EXERCISE: Without altering a single word, repeat the records that follow.

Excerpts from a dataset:
◆ ◆ ◆ ◆ ◆

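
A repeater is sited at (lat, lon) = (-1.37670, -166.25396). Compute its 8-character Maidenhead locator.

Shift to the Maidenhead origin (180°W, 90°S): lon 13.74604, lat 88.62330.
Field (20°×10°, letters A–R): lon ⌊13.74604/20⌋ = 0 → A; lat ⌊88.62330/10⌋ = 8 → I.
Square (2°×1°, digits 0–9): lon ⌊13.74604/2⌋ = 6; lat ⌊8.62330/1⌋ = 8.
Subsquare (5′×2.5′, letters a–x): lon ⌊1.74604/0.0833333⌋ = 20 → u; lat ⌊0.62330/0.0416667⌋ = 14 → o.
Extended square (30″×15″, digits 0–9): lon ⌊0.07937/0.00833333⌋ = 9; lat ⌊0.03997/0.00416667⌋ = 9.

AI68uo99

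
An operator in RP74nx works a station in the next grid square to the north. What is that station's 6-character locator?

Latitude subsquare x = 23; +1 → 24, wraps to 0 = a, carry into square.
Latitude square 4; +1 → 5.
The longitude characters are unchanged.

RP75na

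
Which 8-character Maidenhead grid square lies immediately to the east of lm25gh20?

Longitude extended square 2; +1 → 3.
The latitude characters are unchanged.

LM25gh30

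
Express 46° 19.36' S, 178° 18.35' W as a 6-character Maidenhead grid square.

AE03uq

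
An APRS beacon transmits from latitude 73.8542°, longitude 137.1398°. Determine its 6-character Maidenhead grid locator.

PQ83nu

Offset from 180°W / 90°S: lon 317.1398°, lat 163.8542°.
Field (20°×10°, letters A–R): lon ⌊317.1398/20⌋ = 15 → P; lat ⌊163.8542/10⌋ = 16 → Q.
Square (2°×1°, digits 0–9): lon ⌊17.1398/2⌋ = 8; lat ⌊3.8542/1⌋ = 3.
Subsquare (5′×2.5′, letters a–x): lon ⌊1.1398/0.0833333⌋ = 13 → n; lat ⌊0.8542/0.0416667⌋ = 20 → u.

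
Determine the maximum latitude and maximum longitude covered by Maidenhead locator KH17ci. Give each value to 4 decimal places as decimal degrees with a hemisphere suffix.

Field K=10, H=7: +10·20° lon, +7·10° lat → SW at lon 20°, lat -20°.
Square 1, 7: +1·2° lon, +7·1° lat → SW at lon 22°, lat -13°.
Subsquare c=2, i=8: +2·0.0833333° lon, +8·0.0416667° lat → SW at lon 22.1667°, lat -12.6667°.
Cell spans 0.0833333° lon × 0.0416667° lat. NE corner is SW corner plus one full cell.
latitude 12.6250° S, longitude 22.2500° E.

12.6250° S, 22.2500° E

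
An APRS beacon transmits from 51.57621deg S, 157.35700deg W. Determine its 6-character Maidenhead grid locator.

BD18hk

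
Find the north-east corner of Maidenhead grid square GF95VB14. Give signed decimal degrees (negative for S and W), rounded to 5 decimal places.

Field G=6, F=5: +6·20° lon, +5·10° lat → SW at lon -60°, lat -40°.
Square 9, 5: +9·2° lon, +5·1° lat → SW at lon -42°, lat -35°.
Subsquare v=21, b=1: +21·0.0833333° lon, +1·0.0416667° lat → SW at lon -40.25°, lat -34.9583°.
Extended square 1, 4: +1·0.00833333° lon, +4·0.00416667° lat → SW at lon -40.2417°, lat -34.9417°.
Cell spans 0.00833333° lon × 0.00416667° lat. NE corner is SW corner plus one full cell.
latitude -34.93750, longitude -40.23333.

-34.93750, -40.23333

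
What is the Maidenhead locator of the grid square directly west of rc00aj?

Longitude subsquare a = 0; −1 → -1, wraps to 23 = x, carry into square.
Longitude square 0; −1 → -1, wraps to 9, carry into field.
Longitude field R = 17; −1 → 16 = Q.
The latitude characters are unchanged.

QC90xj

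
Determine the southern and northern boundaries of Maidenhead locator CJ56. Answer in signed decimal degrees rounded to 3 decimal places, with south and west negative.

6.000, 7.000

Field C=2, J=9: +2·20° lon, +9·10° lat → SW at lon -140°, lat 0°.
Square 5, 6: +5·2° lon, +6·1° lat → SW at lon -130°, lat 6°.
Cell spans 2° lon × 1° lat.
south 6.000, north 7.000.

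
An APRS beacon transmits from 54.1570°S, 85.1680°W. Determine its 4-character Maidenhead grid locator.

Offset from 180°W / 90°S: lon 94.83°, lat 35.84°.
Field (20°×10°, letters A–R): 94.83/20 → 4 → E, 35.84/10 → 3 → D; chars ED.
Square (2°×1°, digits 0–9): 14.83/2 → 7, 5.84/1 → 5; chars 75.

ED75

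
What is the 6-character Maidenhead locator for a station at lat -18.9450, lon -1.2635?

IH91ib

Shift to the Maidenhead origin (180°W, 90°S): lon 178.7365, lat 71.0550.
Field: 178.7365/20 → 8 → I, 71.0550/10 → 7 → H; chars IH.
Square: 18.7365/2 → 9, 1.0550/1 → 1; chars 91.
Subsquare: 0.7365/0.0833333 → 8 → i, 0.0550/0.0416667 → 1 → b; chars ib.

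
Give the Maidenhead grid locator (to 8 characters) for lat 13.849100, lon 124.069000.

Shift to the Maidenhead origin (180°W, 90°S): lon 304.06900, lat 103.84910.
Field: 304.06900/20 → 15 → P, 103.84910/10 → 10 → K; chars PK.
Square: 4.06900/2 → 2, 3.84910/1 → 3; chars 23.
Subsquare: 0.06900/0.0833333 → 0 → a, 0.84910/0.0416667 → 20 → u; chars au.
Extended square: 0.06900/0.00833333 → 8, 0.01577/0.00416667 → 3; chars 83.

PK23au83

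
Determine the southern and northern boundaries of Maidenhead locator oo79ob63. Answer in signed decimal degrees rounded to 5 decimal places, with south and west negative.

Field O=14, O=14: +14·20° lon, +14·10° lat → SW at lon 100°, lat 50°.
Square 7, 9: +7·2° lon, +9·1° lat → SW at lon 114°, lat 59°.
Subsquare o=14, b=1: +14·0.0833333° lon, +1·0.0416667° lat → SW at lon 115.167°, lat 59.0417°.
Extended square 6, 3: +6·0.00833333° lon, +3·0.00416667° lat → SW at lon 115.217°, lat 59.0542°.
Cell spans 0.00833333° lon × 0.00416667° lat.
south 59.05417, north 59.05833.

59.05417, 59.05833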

◆ ◆ ◆ ◆ ◆

TASK RESULT:
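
A repeater is sited at (lat, lon) = (-1.37670, -166.25396). Compute its 8-character Maidenhead locator.

Shift to the Maidenhead origin (180°W, 90°S): lon 13.74604, lat 88.62330.
Field (20°×10°, letters A–R): lon ⌊13.74604/20⌋ = 0 → A; lat ⌊88.62330/10⌋ = 8 → I.
Square (2°×1°, digits 0–9): lon ⌊13.74604/2⌋ = 6; lat ⌊8.62330/1⌋ = 8.
Subsquare (5′×2.5′, letters a–x): lon ⌊1.74604/0.0833333⌋ = 20 → u; lat ⌊0.62330/0.0416667⌋ = 14 → o.
Extended square (30″×15″, digits 0–9): lon ⌊0.07937/0.00833333⌋ = 9; lat ⌊0.03997/0.00416667⌋ = 9.

AI68uo99

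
An operator in RP74nx works a station in the next grid square to the north. What is that station's 6-character locator?

Latitude subsquare x = 23; +1 → 24, wraps to 0 = a, carry into square.
Latitude square 4; +1 → 5.
The longitude characters are unchanged.

RP75na

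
Which 8-character Maidenhead grid square lies immediately to the east of lm25gh20?

Longitude extended square 2; +1 → 3.
The latitude characters are unchanged.

LM25gh30

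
Express 46° 19.36' S, 178° 18.35' W as a 6-character Maidenhead grid square.

AE03uq

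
An APRS beacon transmits from latitude 73.8542°, longitude 137.1398°. Determine its 6-character Maidenhead grid locator.

PQ83nu

Offset from 180°W / 90°S: lon 317.1398°, lat 163.8542°.
Field (20°×10°, letters A–R): lon ⌊317.1398/20⌋ = 15 → P; lat ⌊163.8542/10⌋ = 16 → Q.
Square (2°×1°, digits 0–9): lon ⌊17.1398/2⌋ = 8; lat ⌊3.8542/1⌋ = 3.
Subsquare (5′×2.5′, letters a–x): lon ⌊1.1398/0.0833333⌋ = 13 → n; lat ⌊0.8542/0.0416667⌋ = 20 → u.

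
Determine the maximum latitude and maximum longitude covered by Maidenhead locator KH17ci. Give each value to 4 decimal places as decimal degrees with a hemisphere suffix.

Field K=10, H=7: +10·20° lon, +7·10° lat → SW at lon 20°, lat -20°.
Square 1, 7: +1·2° lon, +7·1° lat → SW at lon 22°, lat -13°.
Subsquare c=2, i=8: +2·0.0833333° lon, +8·0.0416667° lat → SW at lon 22.1667°, lat -12.6667°.
Cell spans 0.0833333° lon × 0.0416667° lat. NE corner is SW corner plus one full cell.
latitude 12.6250° S, longitude 22.2500° E.

12.6250° S, 22.2500° E

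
An APRS beacon transmits from 51.57621deg S, 157.35700deg W. Determine its 6-character Maidenhead grid locator.

BD18hk

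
Find the north-east corner of Maidenhead grid square GF95VB14. Give signed decimal degrees (negative for S and W), rounded to 5 decimal places.

Field G=6, F=5: +6·20° lon, +5·10° lat → SW at lon -60°, lat -40°.
Square 9, 5: +9·2° lon, +5·1° lat → SW at lon -42°, lat -35°.
Subsquare v=21, b=1: +21·0.0833333° lon, +1·0.0416667° lat → SW at lon -40.25°, lat -34.9583°.
Extended square 1, 4: +1·0.00833333° lon, +4·0.00416667° lat → SW at lon -40.2417°, lat -34.9417°.
Cell spans 0.00833333° lon × 0.00416667° lat. NE corner is SW corner plus one full cell.
latitude -34.93750, longitude -40.23333.

-34.93750, -40.23333

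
What is the Maidenhead locator of the grid square directly west of rc00aj?

Longitude subsquare a = 0; −1 → -1, wraps to 23 = x, carry into square.
Longitude square 0; −1 → -1, wraps to 9, carry into field.
Longitude field R = 17; −1 → 16 = Q.
The latitude characters are unchanged.

QC90xj

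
Determine the southern and northern boundaries of Maidenhead locator CJ56. Answer in signed decimal degrees rounded to 3 decimal places, with south and west negative.

6.000, 7.000

Field C=2, J=9: +2·20° lon, +9·10° lat → SW at lon -140°, lat 0°.
Square 5, 6: +5·2° lon, +6·1° lat → SW at lon -130°, lat 6°.
Cell spans 2° lon × 1° lat.
south 6.000, north 7.000.

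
An APRS beacon transmits from 54.1570°S, 85.1680°W. Determine its 4-character Maidenhead grid locator.

Offset from 180°W / 90°S: lon 94.83°, lat 35.84°.
Field (20°×10°, letters A–R): 94.83/20 → 4 → E, 35.84/10 → 3 → D; chars ED.
Square (2°×1°, digits 0–9): 14.83/2 → 7, 5.84/1 → 5; chars 75.

ED75

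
What is the 6-character Maidenhead locator for a station at lat -18.9450, lon -1.2635?

IH91ib

Shift to the Maidenhead origin (180°W, 90°S): lon 178.7365, lat 71.0550.
Field: 178.7365/20 → 8 → I, 71.0550/10 → 7 → H; chars IH.
Square: 18.7365/2 → 9, 1.0550/1 → 1; chars 91.
Subsquare: 0.7365/0.0833333 → 8 → i, 0.0550/0.0416667 → 1 → b; chars ib.

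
Give the Maidenhead grid locator (to 8 characters) for lat 13.849100, lon 124.069000.

Shift to the Maidenhead origin (180°W, 90°S): lon 304.06900, lat 103.84910.
Field: 304.06900/20 → 15 → P, 103.84910/10 → 10 → K; chars PK.
Square: 4.06900/2 → 2, 3.84910/1 → 3; chars 23.
Subsquare: 0.06900/0.0833333 → 0 → a, 0.84910/0.0416667 → 20 → u; chars au.
Extended square: 0.06900/0.00833333 → 8, 0.01577/0.00416667 → 3; chars 83.

PK23au83

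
Determine the southern and northern boundaries of Maidenhead locator oo79ob63. Answer in signed decimal degrees rounded to 5 decimal places, with south and west negative.

Field O=14, O=14: +14·20° lon, +14·10° lat → SW at lon 100°, lat 50°.
Square 7, 9: +7·2° lon, +9·1° lat → SW at lon 114°, lat 59°.
Subsquare o=14, b=1: +14·0.0833333° lon, +1·0.0416667° lat → SW at lon 115.167°, lat 59.0417°.
Extended square 6, 3: +6·0.00833333° lon, +3·0.00416667° lat → SW at lon 115.217°, lat 59.0542°.
Cell spans 0.00833333° lon × 0.00416667° lat.
south 59.05417, north 59.05833.

59.05417, 59.05833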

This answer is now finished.